Task goal: Copy each line of the data below, character for character.
--- START ---
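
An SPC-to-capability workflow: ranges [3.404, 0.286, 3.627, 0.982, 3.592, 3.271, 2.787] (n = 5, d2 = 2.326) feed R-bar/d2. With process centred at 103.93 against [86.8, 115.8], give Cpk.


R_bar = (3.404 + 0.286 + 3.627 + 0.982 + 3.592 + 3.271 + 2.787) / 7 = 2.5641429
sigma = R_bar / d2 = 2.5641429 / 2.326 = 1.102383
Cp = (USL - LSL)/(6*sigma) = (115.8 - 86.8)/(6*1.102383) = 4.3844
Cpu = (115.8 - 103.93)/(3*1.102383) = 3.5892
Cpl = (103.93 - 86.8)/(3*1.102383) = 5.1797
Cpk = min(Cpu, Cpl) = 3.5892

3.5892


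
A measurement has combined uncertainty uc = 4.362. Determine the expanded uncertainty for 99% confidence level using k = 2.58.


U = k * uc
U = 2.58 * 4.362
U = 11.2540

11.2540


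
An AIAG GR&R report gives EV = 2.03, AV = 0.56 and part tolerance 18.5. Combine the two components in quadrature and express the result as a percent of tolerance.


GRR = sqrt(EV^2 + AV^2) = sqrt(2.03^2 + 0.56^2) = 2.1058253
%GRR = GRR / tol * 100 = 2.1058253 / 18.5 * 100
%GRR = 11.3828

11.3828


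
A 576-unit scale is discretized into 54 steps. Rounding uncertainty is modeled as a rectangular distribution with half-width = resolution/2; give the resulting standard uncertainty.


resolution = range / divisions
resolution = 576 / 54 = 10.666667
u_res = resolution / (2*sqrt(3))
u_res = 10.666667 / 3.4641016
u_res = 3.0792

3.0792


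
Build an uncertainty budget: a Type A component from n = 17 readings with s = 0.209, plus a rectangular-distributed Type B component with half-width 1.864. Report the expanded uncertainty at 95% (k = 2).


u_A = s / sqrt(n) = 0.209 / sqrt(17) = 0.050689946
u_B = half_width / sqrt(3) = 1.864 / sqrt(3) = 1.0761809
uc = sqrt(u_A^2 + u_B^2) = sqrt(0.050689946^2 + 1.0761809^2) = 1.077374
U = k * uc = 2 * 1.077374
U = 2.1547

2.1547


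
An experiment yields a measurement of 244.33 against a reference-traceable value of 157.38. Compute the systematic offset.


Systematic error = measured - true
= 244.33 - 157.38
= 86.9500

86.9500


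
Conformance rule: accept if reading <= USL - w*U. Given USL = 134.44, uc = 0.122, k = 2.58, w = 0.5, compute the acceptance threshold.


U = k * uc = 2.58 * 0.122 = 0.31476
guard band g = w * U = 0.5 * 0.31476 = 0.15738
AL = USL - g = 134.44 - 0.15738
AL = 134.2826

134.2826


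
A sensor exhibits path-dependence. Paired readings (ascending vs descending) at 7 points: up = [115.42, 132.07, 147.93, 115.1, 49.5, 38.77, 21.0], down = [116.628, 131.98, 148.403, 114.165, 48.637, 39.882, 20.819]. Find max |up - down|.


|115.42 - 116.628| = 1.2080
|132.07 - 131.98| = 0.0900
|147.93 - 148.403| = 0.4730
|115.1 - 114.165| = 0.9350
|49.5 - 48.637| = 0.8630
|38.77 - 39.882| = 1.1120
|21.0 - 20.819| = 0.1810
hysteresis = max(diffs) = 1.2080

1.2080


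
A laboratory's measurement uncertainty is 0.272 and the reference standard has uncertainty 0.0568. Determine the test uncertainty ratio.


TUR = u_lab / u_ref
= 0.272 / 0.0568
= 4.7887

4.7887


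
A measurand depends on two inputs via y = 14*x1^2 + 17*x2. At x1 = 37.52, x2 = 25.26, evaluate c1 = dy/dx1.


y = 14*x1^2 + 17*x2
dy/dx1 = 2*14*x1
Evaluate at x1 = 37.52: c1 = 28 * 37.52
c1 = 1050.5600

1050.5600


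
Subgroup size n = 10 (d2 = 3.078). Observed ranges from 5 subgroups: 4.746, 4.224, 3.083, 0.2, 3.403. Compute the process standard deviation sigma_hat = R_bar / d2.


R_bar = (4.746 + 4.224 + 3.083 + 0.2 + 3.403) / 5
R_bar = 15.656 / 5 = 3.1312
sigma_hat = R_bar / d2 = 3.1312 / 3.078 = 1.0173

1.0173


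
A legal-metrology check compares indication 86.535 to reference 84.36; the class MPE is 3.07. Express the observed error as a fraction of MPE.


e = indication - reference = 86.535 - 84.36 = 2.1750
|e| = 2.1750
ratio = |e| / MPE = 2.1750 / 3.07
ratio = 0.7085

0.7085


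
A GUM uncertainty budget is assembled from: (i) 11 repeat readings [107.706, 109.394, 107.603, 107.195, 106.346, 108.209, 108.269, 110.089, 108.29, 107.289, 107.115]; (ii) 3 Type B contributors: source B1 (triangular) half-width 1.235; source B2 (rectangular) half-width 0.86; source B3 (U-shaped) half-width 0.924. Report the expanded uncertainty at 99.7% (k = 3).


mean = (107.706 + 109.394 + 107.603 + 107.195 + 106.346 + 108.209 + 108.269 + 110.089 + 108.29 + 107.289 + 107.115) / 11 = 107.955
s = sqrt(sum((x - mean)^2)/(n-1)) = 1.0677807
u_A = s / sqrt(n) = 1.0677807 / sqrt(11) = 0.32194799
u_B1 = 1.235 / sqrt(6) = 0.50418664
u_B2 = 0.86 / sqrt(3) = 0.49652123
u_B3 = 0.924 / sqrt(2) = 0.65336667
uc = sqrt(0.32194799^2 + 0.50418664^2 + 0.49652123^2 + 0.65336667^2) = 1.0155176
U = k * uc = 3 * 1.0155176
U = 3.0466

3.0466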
--- END ---
Exercise solution:
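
An SPC-to-capability workflow: ranges [3.404, 0.286, 3.627, 0.982, 3.592, 3.271, 2.787] (n = 5, d2 = 2.326) feed R-bar/d2. With process centred at 103.93 against [86.8, 115.8], give Cpk.


R_bar = (3.404 + 0.286 + 3.627 + 0.982 + 3.592 + 3.271 + 2.787) / 7 = 2.5641429
sigma = R_bar / d2 = 2.5641429 / 2.326 = 1.102383
Cp = (USL - LSL)/(6*sigma) = (115.8 - 86.8)/(6*1.102383) = 4.3844
Cpu = (115.8 - 103.93)/(3*1.102383) = 3.5892
Cpl = (103.93 - 86.8)/(3*1.102383) = 5.1797
Cpk = min(Cpu, Cpl) = 3.5892

3.5892


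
A measurement has combined uncertainty uc = 4.362. Determine the expanded uncertainty for 99% confidence level using k = 2.58.


U = k * uc
U = 2.58 * 4.362
U = 11.2540

11.2540


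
An AIAG GR&R report gives EV = 2.03, AV = 0.56 and part tolerance 18.5. Combine the two components in quadrature and express the result as a percent of tolerance.


GRR = sqrt(EV^2 + AV^2) = sqrt(2.03^2 + 0.56^2) = 2.1058253
%GRR = GRR / tol * 100 = 2.1058253 / 18.5 * 100
%GRR = 11.3828

11.3828


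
A 576-unit scale is discretized into 54 steps. Rounding uncertainty is modeled as a rectangular distribution with half-width = resolution/2; give the resulting standard uncertainty.


resolution = range / divisions
resolution = 576 / 54 = 10.666667
u_res = resolution / (2*sqrt(3))
u_res = 10.666667 / 3.4641016
u_res = 3.0792

3.0792


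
Build an uncertainty budget: a Type A component from n = 17 readings with s = 0.209, plus a rectangular-distributed Type B component with half-width 1.864. Report the expanded uncertainty at 95% (k = 2).


u_A = s / sqrt(n) = 0.209 / sqrt(17) = 0.050689946
u_B = half_width / sqrt(3) = 1.864 / sqrt(3) = 1.0761809
uc = sqrt(u_A^2 + u_B^2) = sqrt(0.050689946^2 + 1.0761809^2) = 1.077374
U = k * uc = 2 * 1.077374
U = 2.1547

2.1547


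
An experiment yields a measurement of 244.33 against a reference-traceable value of 157.38. Compute the systematic offset.


Systematic error = measured - true
= 244.33 - 157.38
= 86.9500

86.9500


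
Conformance rule: accept if reading <= USL - w*U. Given USL = 134.44, uc = 0.122, k = 2.58, w = 0.5, compute the acceptance threshold.


U = k * uc = 2.58 * 0.122 = 0.31476
guard band g = w * U = 0.5 * 0.31476 = 0.15738
AL = USL - g = 134.44 - 0.15738
AL = 134.2826

134.2826


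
A sensor exhibits path-dependence. Paired readings (ascending vs descending) at 7 points: up = [115.42, 132.07, 147.93, 115.1, 49.5, 38.77, 21.0], down = [116.628, 131.98, 148.403, 114.165, 48.637, 39.882, 20.819]. Find max |up - down|.


|115.42 - 116.628| = 1.2080
|132.07 - 131.98| = 0.0900
|147.93 - 148.403| = 0.4730
|115.1 - 114.165| = 0.9350
|49.5 - 48.637| = 0.8630
|38.77 - 39.882| = 1.1120
|21.0 - 20.819| = 0.1810
hysteresis = max(diffs) = 1.2080

1.2080


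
A laboratory's measurement uncertainty is 0.272 and the reference standard has uncertainty 0.0568. Determine the test uncertainty ratio.


TUR = u_lab / u_ref
= 0.272 / 0.0568
= 4.7887

4.7887


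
A measurand depends on two inputs via y = 14*x1^2 + 17*x2. At x1 = 37.52, x2 = 25.26, evaluate c1 = dy/dx1.


y = 14*x1^2 + 17*x2
dy/dx1 = 2*14*x1
Evaluate at x1 = 37.52: c1 = 28 * 37.52
c1 = 1050.5600

1050.5600


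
Subgroup size n = 10 (d2 = 3.078). Observed ranges from 5 subgroups: 4.746, 4.224, 3.083, 0.2, 3.403. Compute the process standard deviation sigma_hat = R_bar / d2.


R_bar = (4.746 + 4.224 + 3.083 + 0.2 + 3.403) / 5
R_bar = 15.656 / 5 = 3.1312
sigma_hat = R_bar / d2 = 3.1312 / 3.078 = 1.0173

1.0173


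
A legal-metrology check compares indication 86.535 to reference 84.36; the class MPE is 3.07. Express the observed error as a fraction of MPE.


e = indication - reference = 86.535 - 84.36 = 2.1750
|e| = 2.1750
ratio = |e| / MPE = 2.1750 / 3.07
ratio = 0.7085

0.7085


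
A GUM uncertainty budget is assembled from: (i) 11 repeat readings [107.706, 109.394, 107.603, 107.195, 106.346, 108.209, 108.269, 110.089, 108.29, 107.289, 107.115]; (ii) 3 Type B contributors: source B1 (triangular) half-width 1.235; source B2 (rectangular) half-width 0.86; source B3 (U-shaped) half-width 0.924. Report the expanded uncertainty at 99.7% (k = 3).


mean = (107.706 + 109.394 + 107.603 + 107.195 + 106.346 + 108.209 + 108.269 + 110.089 + 108.29 + 107.289 + 107.115) / 11 = 107.955
s = sqrt(sum((x - mean)^2)/(n-1)) = 1.0677807
u_A = s / sqrt(n) = 1.0677807 / sqrt(11) = 0.32194799
u_B1 = 1.235 / sqrt(6) = 0.50418664
u_B2 = 0.86 / sqrt(3) = 0.49652123
u_B3 = 0.924 / sqrt(2) = 0.65336667
uc = sqrt(0.32194799^2 + 0.50418664^2 + 0.49652123^2 + 0.65336667^2) = 1.0155176
U = k * uc = 3 * 1.0155176
U = 3.0466

3.0466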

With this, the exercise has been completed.